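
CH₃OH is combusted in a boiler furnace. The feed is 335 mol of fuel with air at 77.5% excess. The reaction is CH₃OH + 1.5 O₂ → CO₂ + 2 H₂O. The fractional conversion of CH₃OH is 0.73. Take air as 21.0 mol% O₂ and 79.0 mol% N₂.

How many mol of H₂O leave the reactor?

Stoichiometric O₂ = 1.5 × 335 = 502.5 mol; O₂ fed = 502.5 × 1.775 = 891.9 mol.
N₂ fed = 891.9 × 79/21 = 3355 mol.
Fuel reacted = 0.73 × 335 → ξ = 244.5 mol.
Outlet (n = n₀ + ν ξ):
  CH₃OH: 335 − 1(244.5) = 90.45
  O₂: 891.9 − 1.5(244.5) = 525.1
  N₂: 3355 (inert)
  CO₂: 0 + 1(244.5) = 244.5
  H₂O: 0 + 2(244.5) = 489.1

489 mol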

--

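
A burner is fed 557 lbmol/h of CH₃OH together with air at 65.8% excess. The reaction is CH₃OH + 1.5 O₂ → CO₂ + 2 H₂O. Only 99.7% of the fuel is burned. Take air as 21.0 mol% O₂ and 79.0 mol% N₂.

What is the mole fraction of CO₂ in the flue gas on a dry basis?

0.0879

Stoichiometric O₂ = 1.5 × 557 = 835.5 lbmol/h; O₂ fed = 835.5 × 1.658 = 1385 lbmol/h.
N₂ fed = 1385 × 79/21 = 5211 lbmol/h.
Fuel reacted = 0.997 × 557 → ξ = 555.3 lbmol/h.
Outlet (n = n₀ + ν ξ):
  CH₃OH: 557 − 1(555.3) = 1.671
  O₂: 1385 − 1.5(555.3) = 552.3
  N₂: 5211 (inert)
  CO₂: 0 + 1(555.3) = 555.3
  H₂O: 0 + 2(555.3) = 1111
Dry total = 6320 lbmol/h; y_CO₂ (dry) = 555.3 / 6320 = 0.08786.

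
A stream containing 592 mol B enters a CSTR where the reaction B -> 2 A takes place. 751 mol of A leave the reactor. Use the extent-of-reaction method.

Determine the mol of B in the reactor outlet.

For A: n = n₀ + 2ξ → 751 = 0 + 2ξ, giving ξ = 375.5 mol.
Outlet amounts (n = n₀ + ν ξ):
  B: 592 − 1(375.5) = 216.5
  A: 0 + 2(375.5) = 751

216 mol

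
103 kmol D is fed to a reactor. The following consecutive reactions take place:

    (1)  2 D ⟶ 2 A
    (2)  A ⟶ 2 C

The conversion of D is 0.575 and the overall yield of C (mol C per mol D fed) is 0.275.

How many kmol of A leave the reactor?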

● PROMPT: Reproduce exactly, and with no other material, the lines between those holding "The conversion of" and "How many kmol of A leave the reactor?", inclusive.

● EXERCISE RESULT:
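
The conversion of D is 0.575 and the overall yield of C (mol C per mol D fed) is 0.275.

How many kmol of A leave the reactor?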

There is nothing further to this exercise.